▶ [What is being asked]
Which lines of the data below contain "options"? Please show them all.

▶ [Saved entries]

——————

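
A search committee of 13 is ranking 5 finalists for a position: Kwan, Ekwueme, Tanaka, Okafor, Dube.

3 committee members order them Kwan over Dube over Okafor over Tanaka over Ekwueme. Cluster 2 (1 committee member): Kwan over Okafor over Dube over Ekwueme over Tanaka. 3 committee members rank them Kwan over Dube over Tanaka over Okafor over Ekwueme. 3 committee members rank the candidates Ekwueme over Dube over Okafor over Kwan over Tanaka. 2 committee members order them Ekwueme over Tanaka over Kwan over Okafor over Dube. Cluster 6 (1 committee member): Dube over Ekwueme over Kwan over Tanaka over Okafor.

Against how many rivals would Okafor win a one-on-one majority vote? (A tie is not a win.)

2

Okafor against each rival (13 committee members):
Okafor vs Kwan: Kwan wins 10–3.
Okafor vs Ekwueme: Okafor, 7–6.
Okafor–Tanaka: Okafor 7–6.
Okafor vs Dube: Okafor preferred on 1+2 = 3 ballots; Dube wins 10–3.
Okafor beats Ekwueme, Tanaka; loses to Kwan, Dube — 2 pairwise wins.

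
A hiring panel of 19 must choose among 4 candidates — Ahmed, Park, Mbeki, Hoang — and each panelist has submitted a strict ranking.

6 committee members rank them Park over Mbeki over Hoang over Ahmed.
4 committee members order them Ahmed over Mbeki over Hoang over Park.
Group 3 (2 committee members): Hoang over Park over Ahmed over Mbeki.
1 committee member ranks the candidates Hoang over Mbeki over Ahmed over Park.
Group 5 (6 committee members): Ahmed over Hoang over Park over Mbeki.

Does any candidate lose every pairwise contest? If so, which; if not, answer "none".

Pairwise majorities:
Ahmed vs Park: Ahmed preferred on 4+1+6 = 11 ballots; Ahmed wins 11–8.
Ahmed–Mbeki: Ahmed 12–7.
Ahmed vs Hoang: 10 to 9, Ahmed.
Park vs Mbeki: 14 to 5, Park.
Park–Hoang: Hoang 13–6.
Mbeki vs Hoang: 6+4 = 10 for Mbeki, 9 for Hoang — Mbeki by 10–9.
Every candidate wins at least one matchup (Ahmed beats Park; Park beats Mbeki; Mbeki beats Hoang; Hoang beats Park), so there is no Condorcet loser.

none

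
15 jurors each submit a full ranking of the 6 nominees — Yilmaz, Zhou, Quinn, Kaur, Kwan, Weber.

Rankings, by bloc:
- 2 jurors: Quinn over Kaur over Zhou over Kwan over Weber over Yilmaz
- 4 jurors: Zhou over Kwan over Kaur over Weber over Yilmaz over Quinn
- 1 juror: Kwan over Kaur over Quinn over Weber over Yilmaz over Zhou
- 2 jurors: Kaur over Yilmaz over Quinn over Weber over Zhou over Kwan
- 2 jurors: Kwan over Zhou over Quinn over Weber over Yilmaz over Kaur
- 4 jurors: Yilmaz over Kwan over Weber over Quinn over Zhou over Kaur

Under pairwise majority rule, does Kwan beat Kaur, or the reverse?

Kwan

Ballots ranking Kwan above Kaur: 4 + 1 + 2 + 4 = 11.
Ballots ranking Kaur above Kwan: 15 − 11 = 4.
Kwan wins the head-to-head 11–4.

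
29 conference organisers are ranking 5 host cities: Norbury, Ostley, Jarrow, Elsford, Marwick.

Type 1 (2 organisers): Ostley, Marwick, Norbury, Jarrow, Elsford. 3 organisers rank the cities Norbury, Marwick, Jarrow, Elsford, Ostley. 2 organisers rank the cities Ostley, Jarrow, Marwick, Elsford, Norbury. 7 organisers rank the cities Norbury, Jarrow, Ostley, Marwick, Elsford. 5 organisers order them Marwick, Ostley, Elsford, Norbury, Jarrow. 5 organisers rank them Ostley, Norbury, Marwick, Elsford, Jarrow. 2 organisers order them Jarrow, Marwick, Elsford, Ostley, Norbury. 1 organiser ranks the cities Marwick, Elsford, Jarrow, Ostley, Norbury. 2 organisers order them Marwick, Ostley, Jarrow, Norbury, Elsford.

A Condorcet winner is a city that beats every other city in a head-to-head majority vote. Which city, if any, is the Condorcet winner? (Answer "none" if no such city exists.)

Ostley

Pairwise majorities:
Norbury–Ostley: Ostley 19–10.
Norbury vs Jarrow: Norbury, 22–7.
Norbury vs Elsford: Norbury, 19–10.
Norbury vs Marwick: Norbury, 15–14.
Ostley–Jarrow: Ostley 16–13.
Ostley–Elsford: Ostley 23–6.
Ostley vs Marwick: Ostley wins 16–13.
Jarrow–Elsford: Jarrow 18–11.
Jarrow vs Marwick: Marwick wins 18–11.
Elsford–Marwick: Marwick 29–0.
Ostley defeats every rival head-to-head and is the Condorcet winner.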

——————

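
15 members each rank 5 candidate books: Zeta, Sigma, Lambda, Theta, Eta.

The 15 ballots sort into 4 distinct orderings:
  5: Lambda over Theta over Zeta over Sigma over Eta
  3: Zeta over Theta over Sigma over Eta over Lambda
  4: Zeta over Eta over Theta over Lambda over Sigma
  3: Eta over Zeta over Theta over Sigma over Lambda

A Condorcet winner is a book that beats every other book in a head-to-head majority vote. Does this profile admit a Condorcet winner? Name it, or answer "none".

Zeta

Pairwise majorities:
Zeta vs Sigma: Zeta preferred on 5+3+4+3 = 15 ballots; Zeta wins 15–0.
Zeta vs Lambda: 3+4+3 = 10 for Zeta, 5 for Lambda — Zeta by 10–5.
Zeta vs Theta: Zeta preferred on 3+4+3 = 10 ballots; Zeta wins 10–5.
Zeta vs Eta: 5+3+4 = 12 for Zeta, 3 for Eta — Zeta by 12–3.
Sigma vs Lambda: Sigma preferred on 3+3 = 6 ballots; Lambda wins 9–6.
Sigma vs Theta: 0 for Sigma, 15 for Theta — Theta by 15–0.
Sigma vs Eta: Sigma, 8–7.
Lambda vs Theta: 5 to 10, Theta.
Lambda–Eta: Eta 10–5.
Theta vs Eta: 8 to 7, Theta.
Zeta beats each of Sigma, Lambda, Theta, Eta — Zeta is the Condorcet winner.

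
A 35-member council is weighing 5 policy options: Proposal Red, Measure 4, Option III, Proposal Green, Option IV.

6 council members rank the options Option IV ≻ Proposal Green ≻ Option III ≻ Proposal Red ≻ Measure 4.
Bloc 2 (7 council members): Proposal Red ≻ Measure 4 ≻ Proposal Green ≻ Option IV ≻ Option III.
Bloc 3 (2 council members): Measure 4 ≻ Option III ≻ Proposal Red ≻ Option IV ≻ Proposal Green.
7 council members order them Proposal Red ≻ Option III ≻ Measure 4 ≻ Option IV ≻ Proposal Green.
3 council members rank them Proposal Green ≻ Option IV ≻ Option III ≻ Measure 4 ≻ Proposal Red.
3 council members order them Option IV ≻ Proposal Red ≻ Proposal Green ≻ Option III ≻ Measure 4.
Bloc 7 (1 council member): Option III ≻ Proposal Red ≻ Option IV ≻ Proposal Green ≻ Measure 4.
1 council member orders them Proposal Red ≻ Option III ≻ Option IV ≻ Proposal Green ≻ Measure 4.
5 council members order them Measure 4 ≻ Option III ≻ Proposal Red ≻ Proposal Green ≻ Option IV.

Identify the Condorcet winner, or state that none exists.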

——————

▶ [Written solution]
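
A 35-member council is weighing 5 policy options: Proposal Red, Measure 4, Option III, Proposal Green, Option IV.
6 council members rank the options Option IV ≻ Proposal Green ≻ Option III ≻ Proposal Red ≻ Measure 4.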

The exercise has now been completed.